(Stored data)
● ● ● ● ● ● ●

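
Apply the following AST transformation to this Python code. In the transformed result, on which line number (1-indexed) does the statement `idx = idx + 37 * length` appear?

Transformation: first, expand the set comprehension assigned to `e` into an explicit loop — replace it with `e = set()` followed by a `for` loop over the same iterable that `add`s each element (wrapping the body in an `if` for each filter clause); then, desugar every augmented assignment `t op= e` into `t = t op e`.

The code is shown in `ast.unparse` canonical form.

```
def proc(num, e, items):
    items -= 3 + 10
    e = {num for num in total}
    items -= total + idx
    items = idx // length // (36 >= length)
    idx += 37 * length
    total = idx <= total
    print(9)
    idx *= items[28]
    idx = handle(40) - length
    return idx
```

8

Transformed code:
def proc(num, e, items):
    items = items - (3 + 10)
    e = set()
    for num in total:
        e.add(num)
    items = items - (total + idx)
    items = idx // length // (36 >= length)
    idx = idx + 37 * length
    total = idx <= total
    print(9)
    idx = idx * items[28]
    idx = handle(40) - length
    return idx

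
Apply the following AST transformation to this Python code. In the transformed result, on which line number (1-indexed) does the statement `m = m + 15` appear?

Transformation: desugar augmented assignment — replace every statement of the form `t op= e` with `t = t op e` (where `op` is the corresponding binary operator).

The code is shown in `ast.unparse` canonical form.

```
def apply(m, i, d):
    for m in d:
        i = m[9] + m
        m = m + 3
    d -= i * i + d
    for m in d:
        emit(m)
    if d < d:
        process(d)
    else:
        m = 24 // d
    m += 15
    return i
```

Transformed code:
def apply(m, i, d):
    for m in d:
        i = m[9] + m
        m = m + 3
    d = d - (i * i + d)
    for m in d:
        emit(m)
    if d < d:
        process(d)
    else:
        m = 24 // d
    m = m + 15
    return i

12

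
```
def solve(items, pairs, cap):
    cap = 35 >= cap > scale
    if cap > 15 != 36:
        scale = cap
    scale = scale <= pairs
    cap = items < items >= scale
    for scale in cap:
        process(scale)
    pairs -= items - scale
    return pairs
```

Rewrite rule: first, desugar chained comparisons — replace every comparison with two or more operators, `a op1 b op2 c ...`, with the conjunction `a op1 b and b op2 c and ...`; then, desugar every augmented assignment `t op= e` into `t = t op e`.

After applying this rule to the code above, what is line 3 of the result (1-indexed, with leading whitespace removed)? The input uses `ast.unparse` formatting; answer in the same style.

Transformed code:
def solve(items, pairs, cap):
    cap = 35 >= cap and cap > scale
    if cap > 15 and 15 != 36:
        scale = cap
    scale = scale <= pairs
    cap = items < items and items >= scale
    for scale in cap:
        process(scale)
    pairs = pairs - (items - scale)
    return pairs

if cap > 15 and 15 != 36:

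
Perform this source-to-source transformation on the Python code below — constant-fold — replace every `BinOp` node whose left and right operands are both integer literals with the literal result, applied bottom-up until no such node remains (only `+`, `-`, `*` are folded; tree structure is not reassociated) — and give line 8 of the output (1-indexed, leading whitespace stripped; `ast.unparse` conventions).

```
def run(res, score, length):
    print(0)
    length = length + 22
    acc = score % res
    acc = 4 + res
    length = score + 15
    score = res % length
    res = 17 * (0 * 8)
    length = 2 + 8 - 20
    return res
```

Transformed code:
def run(res, score, length):
    print(0)
    length = length + 22
    acc = score % res
    acc = 4 + res
    length = score + 15
    score = res % length
    res = 0
    length = -10
    return res

res = 0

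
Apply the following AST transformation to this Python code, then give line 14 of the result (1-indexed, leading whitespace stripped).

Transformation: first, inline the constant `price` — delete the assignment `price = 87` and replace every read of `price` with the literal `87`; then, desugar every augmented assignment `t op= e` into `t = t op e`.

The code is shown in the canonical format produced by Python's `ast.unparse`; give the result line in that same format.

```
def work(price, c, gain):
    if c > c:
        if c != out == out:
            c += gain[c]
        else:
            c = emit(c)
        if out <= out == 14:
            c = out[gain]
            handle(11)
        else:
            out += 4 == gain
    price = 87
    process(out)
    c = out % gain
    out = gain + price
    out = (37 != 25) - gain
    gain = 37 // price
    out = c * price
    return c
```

out = gain + 87

Transformed code:
def work(price, c, gain):
    if c > c:
        if c != out == out:
            c = c + gain[c]
        else:
            c = emit(c)
        if out <= out == 14:
            c = out[gain]
            handle(11)
        else:
            out = out + (4 == gain)
    process(out)
    c = out % gain
    out = gain + 87
    out = (37 != 25) - gain
    gain = 37 // 87
    out = c * 87
    return c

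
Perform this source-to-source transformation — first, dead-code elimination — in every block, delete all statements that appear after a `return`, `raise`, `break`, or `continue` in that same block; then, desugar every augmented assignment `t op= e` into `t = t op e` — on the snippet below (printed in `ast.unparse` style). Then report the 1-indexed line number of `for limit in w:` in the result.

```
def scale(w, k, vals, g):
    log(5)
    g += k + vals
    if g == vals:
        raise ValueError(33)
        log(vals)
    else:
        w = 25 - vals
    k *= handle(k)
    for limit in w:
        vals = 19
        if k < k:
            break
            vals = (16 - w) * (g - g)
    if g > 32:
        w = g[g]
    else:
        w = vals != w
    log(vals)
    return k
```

Transformed code:
def scale(w, k, vals, g):
    log(5)
    g = g + (k + vals)
    if g == vals:
        raise ValueError(33)
    else:
        w = 25 - vals
    k = k * handle(k)
    for limit in w:
        vals = 19
        if k < k:
            break
    if g > 32:
        w = g[g]
    else:
        w = vals != w
    log(vals)
    return k

9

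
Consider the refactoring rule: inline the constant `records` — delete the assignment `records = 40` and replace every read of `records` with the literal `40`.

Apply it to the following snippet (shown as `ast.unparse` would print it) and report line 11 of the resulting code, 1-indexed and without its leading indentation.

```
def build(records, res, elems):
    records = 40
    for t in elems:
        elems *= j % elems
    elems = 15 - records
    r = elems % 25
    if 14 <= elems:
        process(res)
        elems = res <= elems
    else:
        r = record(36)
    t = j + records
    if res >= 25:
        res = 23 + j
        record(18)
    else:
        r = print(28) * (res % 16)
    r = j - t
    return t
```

Transformed code:
def build(records, res, elems):
    for t in elems:
        elems *= j % elems
    elems = 15 - 40
    r = elems % 25
    if 14 <= elems:
        process(res)
        elems = res <= elems
    else:
        r = record(36)
    t = j + 40
    if res >= 25:
        res = 23 + j
        record(18)
    else:
        r = print(28) * (res % 16)
    r = j - t
    return t

t = j + 40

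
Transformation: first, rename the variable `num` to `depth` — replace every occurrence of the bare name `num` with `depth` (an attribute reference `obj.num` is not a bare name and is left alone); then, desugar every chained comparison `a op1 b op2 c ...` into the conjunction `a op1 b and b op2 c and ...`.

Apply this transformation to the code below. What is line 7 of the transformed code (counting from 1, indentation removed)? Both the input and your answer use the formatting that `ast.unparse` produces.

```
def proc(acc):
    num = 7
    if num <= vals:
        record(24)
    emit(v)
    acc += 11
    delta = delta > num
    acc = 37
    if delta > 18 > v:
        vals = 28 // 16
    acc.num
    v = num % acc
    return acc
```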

● ● ● ● ● ● ●

**WORK INSTRUCTIONS**
Every entry should be restated word for word.

**RESPONSE TO THIS TASK**
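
Apply the following AST transformation to this Python code. In the transformed result, on which line number (1-indexed) does the statement `idx = idx + 37 * length` appear?

Transformation: first, expand the set comprehension assigned to `e` into an explicit loop — replace it with `e = set()` followed by a `for` loop over the same iterable that `add`s each element (wrapping the body in an `if` for each filter clause); then, desugar every augmented assignment `t op= e` into `t = t op e`.

The code is shown in `ast.unparse` canonical form.

```
def proc(num, e, items):
    items -= 3 + 10
    e = {num for num in total}
    items -= total + idx
    items = idx // length // (36 >= length)
    idx += 37 * length
    total = idx <= total
    print(9)
    idx *= items[28]
    idx = handle(40) - length
    return idx
```

8

Transformed code:
def proc(num, e, items):
    items = items - (3 + 10)
    e = set()
    for num in total:
        e.add(num)
    items = items - (total + idx)
    items = idx // length // (36 >= length)
    idx = idx + 37 * length
    total = idx <= total
    print(9)
    idx = idx * items[28]
    idx = handle(40) - length
    return idx

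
Apply the following AST transformation to this Python code. In the transformed result, on which line number (1-indexed) does the statement `m = m + 15` appear?

Transformation: desugar augmented assignment — replace every statement of the form `t op= e` with `t = t op e` (where `op` is the corresponding binary operator).

The code is shown in `ast.unparse` canonical form.

```
def apply(m, i, d):
    for m in d:
        i = m[9] + m
        m = m + 3
    d -= i * i + d
    for m in d:
        emit(m)
    if d < d:
        process(d)
    else:
        m = 24 // d
    m += 15
    return i
```

Transformed code:
def apply(m, i, d):
    for m in d:
        i = m[9] + m
        m = m + 3
    d = d - (i * i + d)
    for m in d:
        emit(m)
    if d < d:
        process(d)
    else:
        m = 24 // d
    m = m + 15
    return i

12

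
```
def solve(items, pairs, cap):
    cap = 35 >= cap > scale
    if cap > 15 != 36:
        scale = cap
    scale = scale <= pairs
    cap = items < items >= scale
    for scale in cap:
        process(scale)
    pairs -= items - scale
    return pairs
```

Rewrite rule: first, desugar chained comparisons — replace every comparison with two or more operators, `a op1 b op2 c ...`, with the conjunction `a op1 b and b op2 c and ...`; then, desugar every augmented assignment `t op= e` into `t = t op e`.

After applying this rule to the code above, what is line 3 of the result (1-indexed, with leading whitespace removed)? The input uses `ast.unparse` formatting; answer in the same style.

Transformed code:
def solve(items, pairs, cap):
    cap = 35 >= cap and cap > scale
    if cap > 15 and 15 != 36:
        scale = cap
    scale = scale <= pairs
    cap = items < items and items >= scale
    for scale in cap:
        process(scale)
    pairs = pairs - (items - scale)
    return pairs

if cap > 15 and 15 != 36:

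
Perform this source-to-source transformation on the Python code below — constant-fold — replace every `BinOp` node whose left and right operands are both integer literals with the literal result, applied bottom-up until no such node remains (only `+`, `-`, `*` are folded; tree structure is not reassociated) — and give line 8 of the output (1-indexed, leading whitespace stripped; `ast.unparse` conventions).

```
def run(res, score, length):
    print(0)
    length = length + 22
    acc = score % res
    acc = 4 + res
    length = score + 15
    score = res % length
    res = 17 * (0 * 8)
    length = 2 + 8 - 20
    return res
```

Transformed code:
def run(res, score, length):
    print(0)
    length = length + 22
    acc = score % res
    acc = 4 + res
    length = score + 15
    score = res % length
    res = 0
    length = -10
    return res

res = 0

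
Apply the following AST transformation to this Python code, then give line 14 of the result (1-indexed, leading whitespace stripped).

Transformation: first, inline the constant `price` — delete the assignment `price = 87` and replace every read of `price` with the literal `87`; then, desugar every augmented assignment `t op= e` into `t = t op e`.

The code is shown in the canonical format produced by Python's `ast.unparse`; give the result line in that same format.

```
def work(price, c, gain):
    if c > c:
        if c != out == out:
            c += gain[c]
        else:
            c = emit(c)
        if out <= out == 14:
            c = out[gain]
            handle(11)
        else:
            out += 4 == gain
    price = 87
    process(out)
    c = out % gain
    out = gain + price
    out = (37 != 25) - gain
    gain = 37 // price
    out = c * price
    return c
```

out = gain + 87

Transformed code:
def work(price, c, gain):
    if c > c:
        if c != out == out:
            c = c + gain[c]
        else:
            c = emit(c)
        if out <= out == 14:
            c = out[gain]
            handle(11)
        else:
            out = out + (4 == gain)
    process(out)
    c = out % gain
    out = gain + 87
    out = (37 != 25) - gain
    gain = 37 // 87
    out = c * 87
    return c

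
Perform this source-to-source transformation — first, dead-code elimination — in every block, delete all statements that appear after a `return`, `raise`, `break`, or `continue` in that same block; then, desugar every augmented assignment `t op= e` into `t = t op e` — on the snippet below (printed in `ast.unparse` style). Then report the 1-indexed line number of `for limit in w:` in the result.

```
def scale(w, k, vals, g):
    log(5)
    g += k + vals
    if g == vals:
        raise ValueError(33)
        log(vals)
    else:
        w = 25 - vals
    k *= handle(k)
    for limit in w:
        vals = 19
        if k < k:
            break
            vals = (16 - w) * (g - g)
    if g > 32:
        w = g[g]
    else:
        w = vals != w
    log(vals)
    return k
```

Transformed code:
def scale(w, k, vals, g):
    log(5)
    g = g + (k + vals)
    if g == vals:
        raise ValueError(33)
    else:
        w = 25 - vals
    k = k * handle(k)
    for limit in w:
        vals = 19
        if k < k:
            break
    if g > 32:
        w = g[g]
    else:
        w = vals != w
    log(vals)
    return k

9

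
Consider the refactoring rule: inline the constant `records` — delete the assignment `records = 40` and replace every read of `records` with the literal `40`.

Apply it to the following snippet (shown as `ast.unparse` would print it) and report line 11 of the resulting code, 1-indexed and without its leading indentation.

```
def build(records, res, elems):
    records = 40
    for t in elems:
        elems *= j % elems
    elems = 15 - records
    r = elems % 25
    if 14 <= elems:
        process(res)
        elems = res <= elems
    else:
        r = record(36)
    t = j + records
    if res >= 25:
        res = 23 + j
        record(18)
    else:
        r = print(28) * (res % 16)
    r = j - t
    return t
```

Transformed code:
def build(records, res, elems):
    for t in elems:
        elems *= j % elems
    elems = 15 - 40
    r = elems % 25
    if 14 <= elems:
        process(res)
        elems = res <= elems
    else:
        r = record(36)
    t = j + 40
    if res >= 25:
        res = 23 + j
        record(18)
    else:
        r = print(28) * (res % 16)
    r = j - t
    return t

t = j + 40

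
Transformation: first, rename the variable `num` to `depth` — replace every occurrence of the bare name `num` with `depth` (an attribute reference `obj.num` is not a bare name and is left alone); then, desugar every chained comparison `a op1 b op2 c ...` into the conjunction `a op1 b and b op2 c and ...`.

Apply this transformation to the code below. What is line 7 of the transformed code (counting from 1, indentation removed)? Both the input and your answer use the formatting that `ast.unparse` produces.

```
def proc(acc):
    num = 7
    if num <= vals:
        record(24)
    emit(v)
    acc += 11
    delta = delta > num
    acc = 37
    if delta > 18 > v:
        vals = 28 // 16
    acc.num
    v = num % acc
    return acc
```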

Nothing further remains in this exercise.